- **Brief**
Copy exactly the stretch of data below from the line with "the nearest km?" through the line with "Foxtrot: (53.68, 64.93)", including both of those lines.

- **Source material**
****

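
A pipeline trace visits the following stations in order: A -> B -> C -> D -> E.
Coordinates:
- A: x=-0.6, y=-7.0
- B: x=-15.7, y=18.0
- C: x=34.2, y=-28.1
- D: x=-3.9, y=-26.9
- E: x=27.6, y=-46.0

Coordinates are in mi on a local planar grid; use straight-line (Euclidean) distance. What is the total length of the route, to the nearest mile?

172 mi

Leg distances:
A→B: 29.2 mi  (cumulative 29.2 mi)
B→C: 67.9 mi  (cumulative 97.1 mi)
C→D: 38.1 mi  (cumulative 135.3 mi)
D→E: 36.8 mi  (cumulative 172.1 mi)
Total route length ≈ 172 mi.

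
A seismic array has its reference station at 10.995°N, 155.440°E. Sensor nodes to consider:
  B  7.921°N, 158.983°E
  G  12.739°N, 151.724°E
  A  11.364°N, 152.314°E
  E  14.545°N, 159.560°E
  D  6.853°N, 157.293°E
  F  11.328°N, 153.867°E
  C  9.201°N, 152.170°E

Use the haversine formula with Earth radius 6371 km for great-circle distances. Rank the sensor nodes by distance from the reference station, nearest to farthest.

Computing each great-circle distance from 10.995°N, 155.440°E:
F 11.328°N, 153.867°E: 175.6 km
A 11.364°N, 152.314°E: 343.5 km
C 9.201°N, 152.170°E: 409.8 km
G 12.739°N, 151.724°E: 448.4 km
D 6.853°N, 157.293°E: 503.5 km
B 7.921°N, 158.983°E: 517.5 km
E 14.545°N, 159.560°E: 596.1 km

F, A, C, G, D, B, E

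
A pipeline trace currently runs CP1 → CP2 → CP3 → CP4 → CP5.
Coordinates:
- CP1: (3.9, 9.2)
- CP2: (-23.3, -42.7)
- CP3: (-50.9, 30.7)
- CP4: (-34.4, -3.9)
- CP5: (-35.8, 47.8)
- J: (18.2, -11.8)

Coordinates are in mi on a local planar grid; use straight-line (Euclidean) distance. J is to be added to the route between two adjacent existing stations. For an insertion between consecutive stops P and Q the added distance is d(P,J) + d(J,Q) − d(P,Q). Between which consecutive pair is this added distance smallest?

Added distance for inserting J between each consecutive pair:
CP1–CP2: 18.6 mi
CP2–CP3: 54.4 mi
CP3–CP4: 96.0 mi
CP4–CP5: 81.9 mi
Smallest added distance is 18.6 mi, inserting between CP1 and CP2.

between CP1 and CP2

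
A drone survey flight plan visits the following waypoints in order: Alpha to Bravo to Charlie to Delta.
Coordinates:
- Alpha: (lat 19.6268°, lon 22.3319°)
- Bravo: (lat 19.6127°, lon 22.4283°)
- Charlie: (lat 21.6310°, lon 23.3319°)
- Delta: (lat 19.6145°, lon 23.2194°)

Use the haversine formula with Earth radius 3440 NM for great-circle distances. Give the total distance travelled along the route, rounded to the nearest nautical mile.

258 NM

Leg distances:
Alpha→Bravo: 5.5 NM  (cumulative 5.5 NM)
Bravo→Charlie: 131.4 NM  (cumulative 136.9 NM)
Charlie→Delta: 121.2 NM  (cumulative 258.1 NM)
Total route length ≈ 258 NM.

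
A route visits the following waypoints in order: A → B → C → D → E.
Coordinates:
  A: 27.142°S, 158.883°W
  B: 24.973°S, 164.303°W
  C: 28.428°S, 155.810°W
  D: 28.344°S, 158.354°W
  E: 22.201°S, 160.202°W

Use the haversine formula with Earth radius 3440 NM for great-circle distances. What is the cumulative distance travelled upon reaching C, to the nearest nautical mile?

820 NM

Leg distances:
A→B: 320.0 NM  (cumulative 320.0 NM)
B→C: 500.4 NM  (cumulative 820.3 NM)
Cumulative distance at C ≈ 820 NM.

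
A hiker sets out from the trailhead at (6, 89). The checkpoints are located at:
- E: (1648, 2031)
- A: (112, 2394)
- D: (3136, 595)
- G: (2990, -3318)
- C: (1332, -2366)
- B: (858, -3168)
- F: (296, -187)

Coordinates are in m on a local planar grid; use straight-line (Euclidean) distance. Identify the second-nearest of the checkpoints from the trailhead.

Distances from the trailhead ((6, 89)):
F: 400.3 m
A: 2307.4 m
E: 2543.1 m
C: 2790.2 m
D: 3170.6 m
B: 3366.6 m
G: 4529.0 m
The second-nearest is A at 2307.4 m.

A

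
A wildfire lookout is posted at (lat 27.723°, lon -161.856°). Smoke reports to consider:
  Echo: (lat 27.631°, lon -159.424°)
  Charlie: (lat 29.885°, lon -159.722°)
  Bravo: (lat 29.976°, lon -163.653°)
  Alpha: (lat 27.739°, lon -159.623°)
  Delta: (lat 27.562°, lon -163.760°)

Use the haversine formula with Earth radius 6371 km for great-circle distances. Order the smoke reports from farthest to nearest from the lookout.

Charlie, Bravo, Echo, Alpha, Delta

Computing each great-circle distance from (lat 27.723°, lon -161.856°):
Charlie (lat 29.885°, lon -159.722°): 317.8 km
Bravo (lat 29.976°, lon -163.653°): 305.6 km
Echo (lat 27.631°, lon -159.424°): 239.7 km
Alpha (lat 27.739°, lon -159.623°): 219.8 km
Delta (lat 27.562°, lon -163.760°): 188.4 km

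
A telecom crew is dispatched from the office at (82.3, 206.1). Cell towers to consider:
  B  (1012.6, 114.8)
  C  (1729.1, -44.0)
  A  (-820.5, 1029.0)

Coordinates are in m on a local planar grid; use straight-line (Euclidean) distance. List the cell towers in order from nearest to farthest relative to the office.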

****

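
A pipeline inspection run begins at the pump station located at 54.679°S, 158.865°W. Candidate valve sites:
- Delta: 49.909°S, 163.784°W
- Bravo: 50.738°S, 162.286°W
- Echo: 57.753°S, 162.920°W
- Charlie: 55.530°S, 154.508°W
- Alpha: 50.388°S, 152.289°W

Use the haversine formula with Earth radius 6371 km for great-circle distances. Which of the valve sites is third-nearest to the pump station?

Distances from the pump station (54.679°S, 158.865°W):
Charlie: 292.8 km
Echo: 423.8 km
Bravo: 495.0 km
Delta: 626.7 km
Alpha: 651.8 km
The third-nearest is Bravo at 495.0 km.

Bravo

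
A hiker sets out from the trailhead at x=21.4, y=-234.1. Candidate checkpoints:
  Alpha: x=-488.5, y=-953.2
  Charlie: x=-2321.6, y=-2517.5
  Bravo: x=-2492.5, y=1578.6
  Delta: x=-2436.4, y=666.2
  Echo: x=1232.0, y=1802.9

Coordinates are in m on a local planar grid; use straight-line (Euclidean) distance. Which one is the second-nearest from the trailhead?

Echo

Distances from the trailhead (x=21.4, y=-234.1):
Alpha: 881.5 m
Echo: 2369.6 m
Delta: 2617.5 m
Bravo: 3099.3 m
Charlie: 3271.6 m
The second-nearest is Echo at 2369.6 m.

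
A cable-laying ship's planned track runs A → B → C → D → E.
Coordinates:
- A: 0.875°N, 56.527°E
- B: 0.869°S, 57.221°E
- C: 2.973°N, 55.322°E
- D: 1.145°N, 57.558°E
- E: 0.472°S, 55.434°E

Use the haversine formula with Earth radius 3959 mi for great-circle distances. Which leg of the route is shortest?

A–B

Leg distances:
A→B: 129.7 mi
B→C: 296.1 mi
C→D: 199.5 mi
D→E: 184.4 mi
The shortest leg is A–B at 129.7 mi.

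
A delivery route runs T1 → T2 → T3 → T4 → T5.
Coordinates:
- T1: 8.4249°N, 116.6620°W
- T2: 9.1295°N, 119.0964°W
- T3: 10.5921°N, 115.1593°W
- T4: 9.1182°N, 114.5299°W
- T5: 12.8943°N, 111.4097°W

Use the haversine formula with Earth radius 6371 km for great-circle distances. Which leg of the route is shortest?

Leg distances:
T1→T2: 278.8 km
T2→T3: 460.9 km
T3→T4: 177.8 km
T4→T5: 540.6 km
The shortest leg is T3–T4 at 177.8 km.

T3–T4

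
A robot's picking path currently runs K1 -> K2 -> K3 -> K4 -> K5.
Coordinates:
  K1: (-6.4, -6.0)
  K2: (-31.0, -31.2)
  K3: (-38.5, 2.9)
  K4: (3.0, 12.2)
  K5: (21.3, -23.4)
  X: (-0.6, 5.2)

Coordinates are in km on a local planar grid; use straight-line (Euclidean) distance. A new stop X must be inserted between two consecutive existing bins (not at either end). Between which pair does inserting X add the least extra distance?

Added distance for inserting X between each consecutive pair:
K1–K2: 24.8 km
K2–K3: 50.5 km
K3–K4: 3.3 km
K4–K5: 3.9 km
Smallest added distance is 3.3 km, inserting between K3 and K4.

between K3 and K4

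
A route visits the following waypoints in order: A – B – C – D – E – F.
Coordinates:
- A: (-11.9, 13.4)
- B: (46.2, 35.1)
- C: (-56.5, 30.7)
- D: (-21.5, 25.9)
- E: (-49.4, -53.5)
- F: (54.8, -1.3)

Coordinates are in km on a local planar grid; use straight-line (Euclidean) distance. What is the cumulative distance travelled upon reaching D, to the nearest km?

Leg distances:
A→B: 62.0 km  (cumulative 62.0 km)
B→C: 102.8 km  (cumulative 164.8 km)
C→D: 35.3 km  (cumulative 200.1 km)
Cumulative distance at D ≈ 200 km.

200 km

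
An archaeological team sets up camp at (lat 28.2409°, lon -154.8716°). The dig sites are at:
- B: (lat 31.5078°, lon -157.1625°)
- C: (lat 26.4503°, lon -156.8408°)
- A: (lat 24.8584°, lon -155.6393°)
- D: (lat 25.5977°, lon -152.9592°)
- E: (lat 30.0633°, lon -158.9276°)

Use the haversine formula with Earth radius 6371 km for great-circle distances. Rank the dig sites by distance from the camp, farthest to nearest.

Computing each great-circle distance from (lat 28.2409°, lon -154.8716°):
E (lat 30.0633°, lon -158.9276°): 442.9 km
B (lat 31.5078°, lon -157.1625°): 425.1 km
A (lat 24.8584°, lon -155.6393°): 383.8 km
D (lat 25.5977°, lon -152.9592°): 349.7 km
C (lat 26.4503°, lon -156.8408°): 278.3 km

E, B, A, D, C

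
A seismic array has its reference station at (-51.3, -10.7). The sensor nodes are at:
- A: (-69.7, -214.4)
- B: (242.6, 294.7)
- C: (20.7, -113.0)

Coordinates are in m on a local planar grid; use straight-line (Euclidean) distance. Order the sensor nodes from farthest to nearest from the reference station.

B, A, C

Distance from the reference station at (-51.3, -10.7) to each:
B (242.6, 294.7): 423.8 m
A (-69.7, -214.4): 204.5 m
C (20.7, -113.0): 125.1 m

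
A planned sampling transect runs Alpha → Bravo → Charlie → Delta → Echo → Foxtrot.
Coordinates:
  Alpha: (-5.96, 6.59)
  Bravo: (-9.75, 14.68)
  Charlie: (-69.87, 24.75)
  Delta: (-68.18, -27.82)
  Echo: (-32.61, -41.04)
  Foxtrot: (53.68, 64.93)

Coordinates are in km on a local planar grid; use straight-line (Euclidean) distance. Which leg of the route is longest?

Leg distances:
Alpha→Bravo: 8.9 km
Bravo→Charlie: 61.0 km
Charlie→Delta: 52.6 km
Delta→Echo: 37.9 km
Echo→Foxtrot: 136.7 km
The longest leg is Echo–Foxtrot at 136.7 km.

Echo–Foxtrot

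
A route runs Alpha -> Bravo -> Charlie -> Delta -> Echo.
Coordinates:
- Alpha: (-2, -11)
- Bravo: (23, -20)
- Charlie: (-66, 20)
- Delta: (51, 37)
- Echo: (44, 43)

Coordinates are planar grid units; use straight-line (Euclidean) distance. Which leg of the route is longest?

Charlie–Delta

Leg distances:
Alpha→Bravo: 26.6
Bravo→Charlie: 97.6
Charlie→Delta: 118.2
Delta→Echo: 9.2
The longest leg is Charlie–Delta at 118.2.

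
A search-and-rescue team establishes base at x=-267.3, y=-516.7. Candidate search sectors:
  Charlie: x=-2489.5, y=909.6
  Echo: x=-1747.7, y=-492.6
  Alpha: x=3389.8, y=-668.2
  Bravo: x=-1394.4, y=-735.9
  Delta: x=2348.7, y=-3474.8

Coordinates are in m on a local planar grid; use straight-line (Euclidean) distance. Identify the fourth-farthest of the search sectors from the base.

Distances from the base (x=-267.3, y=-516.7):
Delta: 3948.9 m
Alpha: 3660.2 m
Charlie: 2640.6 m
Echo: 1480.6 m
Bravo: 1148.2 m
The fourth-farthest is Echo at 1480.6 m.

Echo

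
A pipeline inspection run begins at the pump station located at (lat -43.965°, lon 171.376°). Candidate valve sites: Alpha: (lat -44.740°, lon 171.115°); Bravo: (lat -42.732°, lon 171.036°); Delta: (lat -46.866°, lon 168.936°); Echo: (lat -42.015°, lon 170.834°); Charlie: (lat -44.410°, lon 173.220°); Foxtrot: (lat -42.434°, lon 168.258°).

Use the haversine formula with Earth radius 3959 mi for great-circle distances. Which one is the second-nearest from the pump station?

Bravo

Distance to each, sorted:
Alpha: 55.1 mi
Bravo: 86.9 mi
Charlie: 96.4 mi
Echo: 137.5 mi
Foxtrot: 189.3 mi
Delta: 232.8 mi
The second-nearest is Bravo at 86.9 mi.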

****

- **Exercise solution**
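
Coordinates are in km on a local planar grid; use straight-line (Euclidean) distance. What is the cumulative distance travelled upon reaching D, to the nearest km?

Leg distances:
A→B: 62.0 km  (cumulative 62.0 km)
B→C: 102.8 km  (cumulative 164.8 km)
C→D: 35.3 km  (cumulative 200.1 km)
Cumulative distance at D ≈ 200 km.

200 km

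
An archaeological team sets up camp at (lat 28.2409°, lon -154.8716°). The dig sites are at:
- B: (lat 31.5078°, lon -157.1625°)
- C: (lat 26.4503°, lon -156.8408°)
- A: (lat 24.8584°, lon -155.6393°)
- D: (lat 25.5977°, lon -152.9592°)
- E: (lat 30.0633°, lon -158.9276°)

Use the haversine formula with Earth radius 6371 km for great-circle distances. Rank the dig sites by distance from the camp, farthest to nearest.

Computing each great-circle distance from (lat 28.2409°, lon -154.8716°):
E (lat 30.0633°, lon -158.9276°): 442.9 km
B (lat 31.5078°, lon -157.1625°): 425.1 km
A (lat 24.8584°, lon -155.6393°): 383.8 km
D (lat 25.5977°, lon -152.9592°): 349.7 km
C (lat 26.4503°, lon -156.8408°): 278.3 km

E, B, A, D, C

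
A seismic array has its reference station at (-51.3, -10.7). The sensor nodes are at:
- A: (-69.7, -214.4)
- B: (242.6, 294.7)
- C: (20.7, -113.0)

Coordinates are in m on a local planar grid; use straight-line (Euclidean) distance. Order the sensor nodes from farthest to nearest from the reference station.

B, A, C

Distance from the reference station at (-51.3, -10.7) to each:
B (242.6, 294.7): 423.8 m
A (-69.7, -214.4): 204.5 m
C (20.7, -113.0): 125.1 m

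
A planned sampling transect runs Alpha → Bravo → Charlie → Delta → Echo → Foxtrot.
Coordinates:
  Alpha: (-5.96, 6.59)
  Bravo: (-9.75, 14.68)
  Charlie: (-69.87, 24.75)
  Delta: (-68.18, -27.82)
  Echo: (-32.61, -41.04)
  Foxtrot: (53.68, 64.93)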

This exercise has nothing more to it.